What you will do
What lines in the records below mention "ultimately"? List them all.

Saved data entries

++++

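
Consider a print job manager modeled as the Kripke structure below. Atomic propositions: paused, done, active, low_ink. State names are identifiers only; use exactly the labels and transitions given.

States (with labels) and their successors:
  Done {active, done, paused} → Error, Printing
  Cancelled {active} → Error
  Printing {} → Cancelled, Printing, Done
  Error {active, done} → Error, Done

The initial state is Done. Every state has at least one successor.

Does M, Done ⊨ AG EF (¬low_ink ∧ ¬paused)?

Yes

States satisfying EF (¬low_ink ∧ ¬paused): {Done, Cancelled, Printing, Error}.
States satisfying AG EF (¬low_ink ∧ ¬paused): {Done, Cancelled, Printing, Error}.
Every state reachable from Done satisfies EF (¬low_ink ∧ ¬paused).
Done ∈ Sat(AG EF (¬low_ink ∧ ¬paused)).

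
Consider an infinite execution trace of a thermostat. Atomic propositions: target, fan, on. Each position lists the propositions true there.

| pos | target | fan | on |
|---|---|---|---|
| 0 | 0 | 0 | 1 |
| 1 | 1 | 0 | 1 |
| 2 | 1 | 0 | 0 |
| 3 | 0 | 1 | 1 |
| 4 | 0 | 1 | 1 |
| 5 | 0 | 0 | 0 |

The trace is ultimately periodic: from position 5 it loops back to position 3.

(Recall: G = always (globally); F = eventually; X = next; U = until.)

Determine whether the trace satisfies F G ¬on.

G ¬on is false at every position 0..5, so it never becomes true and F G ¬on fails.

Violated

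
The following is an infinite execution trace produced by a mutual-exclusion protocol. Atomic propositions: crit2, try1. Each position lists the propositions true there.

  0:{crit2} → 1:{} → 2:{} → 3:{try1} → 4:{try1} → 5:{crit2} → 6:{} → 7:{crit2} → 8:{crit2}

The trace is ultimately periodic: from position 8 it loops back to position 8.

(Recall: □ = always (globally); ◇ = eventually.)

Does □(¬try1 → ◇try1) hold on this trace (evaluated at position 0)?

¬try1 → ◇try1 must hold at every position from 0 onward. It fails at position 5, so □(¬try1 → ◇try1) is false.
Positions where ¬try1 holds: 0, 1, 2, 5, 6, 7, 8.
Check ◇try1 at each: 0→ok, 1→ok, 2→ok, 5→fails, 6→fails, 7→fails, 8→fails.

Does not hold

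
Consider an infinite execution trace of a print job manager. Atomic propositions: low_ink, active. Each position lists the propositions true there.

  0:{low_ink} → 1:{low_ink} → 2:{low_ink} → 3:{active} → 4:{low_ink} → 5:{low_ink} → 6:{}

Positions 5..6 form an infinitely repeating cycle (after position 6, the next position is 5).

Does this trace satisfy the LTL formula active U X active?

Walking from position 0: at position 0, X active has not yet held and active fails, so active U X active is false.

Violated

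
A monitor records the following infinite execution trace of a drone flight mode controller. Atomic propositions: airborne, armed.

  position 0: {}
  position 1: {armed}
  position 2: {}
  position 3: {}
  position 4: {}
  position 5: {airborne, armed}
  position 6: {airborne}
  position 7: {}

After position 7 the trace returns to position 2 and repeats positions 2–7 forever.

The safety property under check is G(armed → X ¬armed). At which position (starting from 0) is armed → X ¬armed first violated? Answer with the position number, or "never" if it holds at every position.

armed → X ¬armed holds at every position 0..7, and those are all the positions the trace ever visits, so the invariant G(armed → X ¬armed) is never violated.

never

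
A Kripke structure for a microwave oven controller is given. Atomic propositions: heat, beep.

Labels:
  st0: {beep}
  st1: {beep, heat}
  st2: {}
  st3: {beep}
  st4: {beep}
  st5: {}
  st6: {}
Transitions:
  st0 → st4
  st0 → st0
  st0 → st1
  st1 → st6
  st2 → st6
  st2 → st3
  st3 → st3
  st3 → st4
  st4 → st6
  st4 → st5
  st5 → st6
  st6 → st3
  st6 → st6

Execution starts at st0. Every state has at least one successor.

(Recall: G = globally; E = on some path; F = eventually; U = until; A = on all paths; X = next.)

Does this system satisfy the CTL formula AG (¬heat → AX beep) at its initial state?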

++++

The answer
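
The trace is ultimately periodic: from position 5 it loops back to position 3.
The trace is ultimately periodic: from position 8 it loops back to position 8.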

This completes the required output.